The data START
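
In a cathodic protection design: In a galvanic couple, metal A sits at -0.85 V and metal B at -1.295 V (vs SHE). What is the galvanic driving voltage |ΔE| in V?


Driving voltage is the absolute potential difference.
|ΔE| = |-0.85 − (-1.295)| = 0.445 V

0.445 V


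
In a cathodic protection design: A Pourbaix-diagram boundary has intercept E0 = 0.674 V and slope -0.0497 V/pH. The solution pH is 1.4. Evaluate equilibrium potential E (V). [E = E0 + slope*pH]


Apply the Pourbaix line equation: E = E0 + slope*pH
E = 0.674 + (-0.0497)*1.4 = 0.674 + (-0.06958) = 0.60442 V
Rounded to 3 decimal places: E = 0.604 V

0.604 V


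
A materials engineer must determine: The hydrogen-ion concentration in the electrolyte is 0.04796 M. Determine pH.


pH = −log10[H+]
pH = −log10(0.04796) = 1.32

1.32


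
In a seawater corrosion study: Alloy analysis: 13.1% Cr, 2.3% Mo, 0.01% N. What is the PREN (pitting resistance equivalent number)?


Apply the PREN formula: PREN = Cr + 3.3*Mo + 16*N
PREN = 13.1 + 3.3*2.3 + 16*0.01
PREN = 13.1 + 7.59 + 0.16 = 20.85

20.85


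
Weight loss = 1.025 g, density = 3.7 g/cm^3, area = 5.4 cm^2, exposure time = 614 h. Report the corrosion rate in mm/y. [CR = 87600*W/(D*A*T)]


Apply the mm/y weight-loss relation: CR = 87600 * W / (D * A * T)
Numerator: 87600 * 1.025 = 89790.0
Denominator: 3.7 * 5.4 * 614 = 12267.72
CR = 89790.0 / 12267.72 = 7.31921 mm/y

7.31921 mm/y


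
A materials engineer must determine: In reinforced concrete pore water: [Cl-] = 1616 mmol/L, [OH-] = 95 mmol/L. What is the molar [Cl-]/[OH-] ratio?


Threshold parameter = [Cl-] / [OH-] (molar basis; both in mmol/L, so units cancel)
Ratio = 1616 / 95 = 17.01

17.01


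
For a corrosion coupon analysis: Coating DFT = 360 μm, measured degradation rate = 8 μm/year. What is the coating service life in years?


Service life = thickness / degradation rate
Life = 360 / 8 = 45.0 years

45.0 years


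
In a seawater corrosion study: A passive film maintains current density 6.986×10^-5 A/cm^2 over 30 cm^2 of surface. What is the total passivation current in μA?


I = i_pass * A, then convert A → μA (×10^6)
I = 6.986×10^-5 * 30 * 10^6 = 2095.8 μA

2095.8 μA


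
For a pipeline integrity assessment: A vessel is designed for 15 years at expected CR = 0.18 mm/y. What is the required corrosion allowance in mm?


Corrosion allowance = CR × design life
CA = 0.18 * 15 = 2.7 mm

2.7 mm


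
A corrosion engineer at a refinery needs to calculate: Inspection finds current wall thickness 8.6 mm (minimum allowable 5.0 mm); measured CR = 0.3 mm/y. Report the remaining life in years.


Apply the remaining-life relation: RL = (t_current − t_min) / CR
RL = (8.6 − 5.0) / 0.3 = 3.6 / 0.3 = 12.0 years

12.0 years


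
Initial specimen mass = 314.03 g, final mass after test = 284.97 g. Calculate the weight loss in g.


Weight loss = initial − final
WL = 314.03 − 284.97 = 29.06 g

29.06 g


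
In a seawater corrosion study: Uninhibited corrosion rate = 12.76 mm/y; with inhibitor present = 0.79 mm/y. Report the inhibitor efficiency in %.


Apply the inhibitor-efficiency definition: IE = (CR_blank − CR_inh)/CR_blank × 100
IE = (12.76 − 0.79) / 12.76 × 100
IE = 11.97 / 12.76 × 100 = 93.8 %

93.8 %


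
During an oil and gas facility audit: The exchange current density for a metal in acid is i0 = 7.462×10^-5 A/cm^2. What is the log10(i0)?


i0 = 7.462×10^-5 A/cm^2
log10(i0) = -4.127

-4.127


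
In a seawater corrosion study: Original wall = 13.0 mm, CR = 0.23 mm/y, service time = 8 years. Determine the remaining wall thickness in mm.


Remaining wall = original − CR × time
t = 13.0 − 0.23*8 = 13.0 − 1.84 = 11.16 mm

11.16 mm


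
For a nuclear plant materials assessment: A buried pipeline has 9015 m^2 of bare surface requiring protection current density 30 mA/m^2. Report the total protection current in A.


I = area * current density, then convert mA → A (÷1000)
I = 9015 * 30 / 1000 = 270.45 A

270.45 A


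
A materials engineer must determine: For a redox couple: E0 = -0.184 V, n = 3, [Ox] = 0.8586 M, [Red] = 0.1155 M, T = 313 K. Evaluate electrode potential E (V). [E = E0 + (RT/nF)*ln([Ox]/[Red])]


Apply the Nernst equation: E = E0 + (RT/nF)*ln([Ox]/[Red])
Step 1: RT/nF = 8.314*313/(3*96485) = 0.00899028 V
Step 2: [Ox]/[Red] = 0.8586/0.1155 = 7.433766
Step 3: ln(7.433766) = 2.006033
Step 4: correction = 0.00899028 * 2.006033 = 0.018 V
E = -0.184 + 0.018 = -0.166 V

-0.166 V


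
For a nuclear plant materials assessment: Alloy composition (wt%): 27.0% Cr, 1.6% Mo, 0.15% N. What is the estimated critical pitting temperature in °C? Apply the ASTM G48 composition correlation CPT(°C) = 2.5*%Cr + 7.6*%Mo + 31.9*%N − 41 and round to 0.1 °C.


Apply the ASTM G48 empirical CPT estimate: CPT(°C) = 2.5*%Cr + 7.6*%Mo + 31.9*%N − 41
2.5*27.0 = 67.5; 7.6*1.6 = 12.16; 31.9*0.15 = 4.785
CPT = 67.5 + 12.16 + 4.785 − 41 = 43.445 °C
Rounded to 0.1 °C: CPT ≈ 43.4 °C

43.4 °C


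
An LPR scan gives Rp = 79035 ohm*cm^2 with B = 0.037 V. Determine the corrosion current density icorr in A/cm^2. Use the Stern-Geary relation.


Apply the Stern-Geary relation: icorr = B / Rp
icorr = 0.037 / 79035 = 4.681×10^-7 A/cm^2

4.681×10^-7 A/cm^2


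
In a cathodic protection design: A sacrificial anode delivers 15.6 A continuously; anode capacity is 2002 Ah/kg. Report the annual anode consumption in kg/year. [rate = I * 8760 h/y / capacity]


Annual consumption = current * hours per year / capacity
Rate = 15.6 * 8760 / 2002 = 68.3 kg/year

68.3 kg/year


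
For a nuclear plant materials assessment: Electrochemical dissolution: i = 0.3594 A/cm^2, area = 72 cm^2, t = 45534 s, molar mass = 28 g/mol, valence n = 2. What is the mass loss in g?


Apply Faraday's law: m = i*A*t*M / (n*F)
Total charge passed Q = i*A*t = 0.3594*72*45534 = 1178274.2112 C
m = Q*M/(n*F) = 1178274.2112*28/(2*96485) = 170.968 g

170.968 g


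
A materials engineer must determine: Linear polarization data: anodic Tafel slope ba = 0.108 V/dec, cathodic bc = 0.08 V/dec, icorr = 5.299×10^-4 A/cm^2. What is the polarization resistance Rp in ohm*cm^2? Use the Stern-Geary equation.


Apply the Stern-Geary equation: Rp = ba*bc / (2.303*icorr*(ba+bc))
ba*bc = 0.108*0.08 = 0.00864
ba+bc = 0.188; 2.303*icorr*(ba+bc) = 2.303*5.299×10^-4*0.188 = 2.2942762×10^-4
Rp = 0.00864 / 2.2942762×10^-4 = 37.66 ohm*cm^2

37.66 ohm*cm^2


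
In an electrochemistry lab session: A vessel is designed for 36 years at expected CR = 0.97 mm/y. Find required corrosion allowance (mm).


Corrosion allowance = CR × design life
CA = 0.97 * 36 = 34.92 mm

34.92 mm


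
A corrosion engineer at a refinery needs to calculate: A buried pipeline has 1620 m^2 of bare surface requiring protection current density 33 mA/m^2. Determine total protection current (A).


I = area * current density, then convert mA → A (÷1000)
I = 1620 * 33 / 1000 = 53.46 A

53.46 A


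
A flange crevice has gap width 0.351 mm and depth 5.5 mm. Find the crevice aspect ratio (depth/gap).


Aspect ratio = depth / gap
Ratio = 5.5 / 0.351 = 15.7

15.7


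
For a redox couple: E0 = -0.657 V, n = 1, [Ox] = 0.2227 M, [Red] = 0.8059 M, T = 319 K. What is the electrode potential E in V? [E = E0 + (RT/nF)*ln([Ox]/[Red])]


Apply the Nernst equation: E = E0 + (RT/nF)*ln([Ox]/[Red])
Step 1: RT/nF = 8.314*319/(1*96485) = 0.02748786 V
Step 2: [Ox]/[Red] = 0.2227/0.8059 = 0.276337
Step 3: ln(0.276337) = -1.286134
Step 4: correction = 0.02748786 * -1.286134 = -0.0354 V
E = -0.657 + -0.0354 = -0.6924 V

-0.6924 V


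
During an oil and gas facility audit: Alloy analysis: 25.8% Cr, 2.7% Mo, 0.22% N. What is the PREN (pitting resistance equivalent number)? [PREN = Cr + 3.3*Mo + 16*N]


Apply the PREN formula: PREN = Cr + 3.3*Mo + 16*N
PREN = 25.8 + 3.3*2.7 + 16*0.22
PREN = 25.8 + 8.91 + 3.52 = 38.23

38.23


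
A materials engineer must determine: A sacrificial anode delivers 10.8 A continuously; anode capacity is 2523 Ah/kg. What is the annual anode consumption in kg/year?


Annual consumption = current * hours per year / capacity
Rate = 10.8 * 8760 / 2523 = 37.5 kg/year

37.5 kg/year


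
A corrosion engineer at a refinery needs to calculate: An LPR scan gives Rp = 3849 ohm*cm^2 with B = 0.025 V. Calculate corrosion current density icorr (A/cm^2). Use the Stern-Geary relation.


Apply the Stern-Geary relation: icorr = B / Rp
icorr = 0.025 / 3849 = 6.495×10^-6 A/cm^2

6.495×10^-6 A/cm^2


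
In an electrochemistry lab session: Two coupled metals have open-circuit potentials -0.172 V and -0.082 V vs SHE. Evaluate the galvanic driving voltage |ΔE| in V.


Driving voltage is the absolute potential difference.
|ΔE| = |-0.172 − (-0.082)| = 0.09 V

0.09 V


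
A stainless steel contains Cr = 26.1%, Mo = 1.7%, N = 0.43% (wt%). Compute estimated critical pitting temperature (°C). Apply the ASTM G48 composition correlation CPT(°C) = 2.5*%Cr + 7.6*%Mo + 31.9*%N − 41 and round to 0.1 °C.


Apply the ASTM G48 empirical CPT estimate: CPT(°C) = 2.5*%Cr + 7.6*%Mo + 31.9*%N − 41
2.5*26.1 = 65.25; 7.6*1.7 = 12.92; 31.9*0.43 = 13.717
CPT = 65.25 + 12.92 + 13.717 − 41 = 50.887 °C
Rounded to 0.1 °C: CPT ≈ 50.9 °C

50.9 °C


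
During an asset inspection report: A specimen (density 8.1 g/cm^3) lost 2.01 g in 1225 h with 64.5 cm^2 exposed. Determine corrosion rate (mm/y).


Apply the mm/y weight-loss relation: CR = 87600 * W / (D * A * T)
Numerator: 87600 * 2.01 = 176076.0
Denominator: 8.1 * 64.5 * 1225 = 640001.25
CR = 176076.0 / 640001.25 = 0.27512 mm/y

0.27512 mm/y


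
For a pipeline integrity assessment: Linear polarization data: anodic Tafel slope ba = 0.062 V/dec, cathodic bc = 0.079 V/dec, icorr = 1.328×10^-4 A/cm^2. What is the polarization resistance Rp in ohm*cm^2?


Apply the Stern-Geary equation: Rp = ba*bc / (2.303*icorr*(ba+bc))
ba*bc = 0.062*0.079 = 0.004898
ba+bc = 0.141; 2.303*icorr*(ba+bc) = 2.303*1.328×10^-4*0.141 = 4.3123214×10^-5
Rp = 0.004898 / 4.3123214×10^-5 = 113.6 ohm*cm^2

113.6 ohm*cm^2


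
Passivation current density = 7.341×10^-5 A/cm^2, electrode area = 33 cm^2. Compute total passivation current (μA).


I = i_pass * A, then convert A → μA (×10^6)
I = 7.341×10^-5 * 33 * 10^6 = 2422.53 μA

2422.53 μA


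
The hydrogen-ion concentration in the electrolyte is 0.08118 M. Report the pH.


pH = −log10[H+]
pH = −log10(0.08118) = 1.09

1.09


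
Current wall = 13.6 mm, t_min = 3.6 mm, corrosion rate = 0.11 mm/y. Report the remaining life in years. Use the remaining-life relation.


Apply the remaining-life relation: RL = (t_current − t_min) / CR
RL = (13.6 − 3.6) / 0.11 = 10.0 / 0.11 = 90.9 years

90.9 years


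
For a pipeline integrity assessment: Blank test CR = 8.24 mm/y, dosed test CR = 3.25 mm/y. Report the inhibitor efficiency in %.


Apply the inhibitor-efficiency definition: IE = (CR_blank − CR_inh)/CR_blank × 100
IE = (8.24 − 3.25) / 8.24 × 100
IE = 4.99 / 8.24 × 100 = 60.6 %

60.6 %


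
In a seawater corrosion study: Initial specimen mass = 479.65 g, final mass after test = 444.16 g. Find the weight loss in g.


Weight loss = initial − final
WL = 479.65 − 444.16 = 35.49 g

35.49 g


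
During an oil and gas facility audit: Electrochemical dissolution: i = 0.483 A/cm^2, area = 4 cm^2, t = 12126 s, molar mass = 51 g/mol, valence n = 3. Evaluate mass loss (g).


Apply Faraday's law: m = i*A*t*M / (n*F)
Total charge passed Q = i*A*t = 0.483*4*12126 = 23427.432 C
m = Q*M/(n*F) = 23427.432*51/(3*96485) = 4.128 g

4.128 g


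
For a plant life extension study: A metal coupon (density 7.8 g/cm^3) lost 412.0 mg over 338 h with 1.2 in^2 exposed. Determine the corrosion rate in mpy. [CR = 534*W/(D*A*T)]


Apply the mpy weight-loss relation: CR = 534 * W / (D * A * T)
Numerator: 534 * 412.0 = 220008.0
Denominator: 7.8 * 1.2 * 338 = 3163.68
CR = 220008.0 / 3163.68 = 69.5418 mpy

69.5418 mpy


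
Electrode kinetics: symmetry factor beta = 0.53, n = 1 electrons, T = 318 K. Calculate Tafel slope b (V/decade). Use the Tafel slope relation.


Apply the Tafel slope relation: b = 2.303*R*T/(beta*n*F)
Numerator: 2.303 * 8.314 * 318 = 6088.79
Denominator: 0.53 * 1 * 96485 = 51137.05
b = 6088.79 / 51137.05 = 0.119 V/decade

0.119 V/decade


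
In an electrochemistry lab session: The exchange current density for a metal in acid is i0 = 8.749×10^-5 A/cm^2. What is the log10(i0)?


i0 = 8.749×10^-5 A/cm^2
log10(i0) = -4.058

-4.058


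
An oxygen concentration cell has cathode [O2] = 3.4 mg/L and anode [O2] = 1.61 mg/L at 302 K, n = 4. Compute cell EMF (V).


Apply the Nernst concentration-cell relation: E = (RT/nF)*ln(C_cathode/C_anode)
RT/nF = 8.314*302/(4*96485) = 0.00650575 V
ln(3.4/1.61) = 0.74754
E = 0.00650575 * 0.74754 = 0.00486 V

0.00486 V


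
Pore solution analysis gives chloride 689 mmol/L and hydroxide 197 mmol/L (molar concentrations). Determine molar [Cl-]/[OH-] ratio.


Threshold parameter = [Cl-] / [OH-] (molar basis; both in mmol/L, so units cancel)
Ratio = 689 / 197 = 3.5

3.5


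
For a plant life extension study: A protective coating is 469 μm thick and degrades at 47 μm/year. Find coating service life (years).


Service life = thickness / degradation rate
Life = 469 / 47 = 10.0 years

10.0 years


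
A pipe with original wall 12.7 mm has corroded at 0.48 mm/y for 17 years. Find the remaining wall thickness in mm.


Remaining wall = original − CR × time
t = 12.7 − 0.48*17 = 12.7 − 8.16 = 4.54 mm

4.54 mm


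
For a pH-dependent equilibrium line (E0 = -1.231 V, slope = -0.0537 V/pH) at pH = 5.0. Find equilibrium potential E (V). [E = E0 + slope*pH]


Apply the Pourbaix line equation: E = E0 + slope*pH
E = -1.231 + (-0.0537)*5.0 = -1.231 + (-0.2685) = -1.4995 V
Rounded to 3 decimal places: E = -1.500 V

-1.500 V


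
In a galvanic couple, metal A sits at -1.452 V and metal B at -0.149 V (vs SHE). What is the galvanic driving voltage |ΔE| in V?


Driving voltage is the absolute potential difference.
|ΔE| = |-1.452 − (-0.149)| = 1.303 V

1.303 V


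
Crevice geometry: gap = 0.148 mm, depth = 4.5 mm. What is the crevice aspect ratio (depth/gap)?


Aspect ratio = depth / gap
Ratio = 4.5 / 0.148 = 30.4

30.4


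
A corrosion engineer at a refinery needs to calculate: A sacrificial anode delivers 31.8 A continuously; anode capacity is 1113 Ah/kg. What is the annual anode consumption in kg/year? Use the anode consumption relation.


Annual consumption = current * hours per year / capacity
Rate = 31.8 * 8760 / 1113 = 250.3 kg/year

250.3 kg/year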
The data END
Problem details>
Go to the line in the listing above that has "anode consumption relation." in it. Set down that line and each one after it, exactly.

Answer box>
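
A corrosion engineer at a refinery needs to calculate: A sacrificial anode delivers 31.8 A continuously; anode capacity is 1113 Ah/kg. What is the annual anode consumption in kg/year? Use the anode consumption relation.


Annual consumption = current * hours per year / capacity
Rate = 31.8 * 8760 / 1113 = 250.3 kg/year

250.3 kg/year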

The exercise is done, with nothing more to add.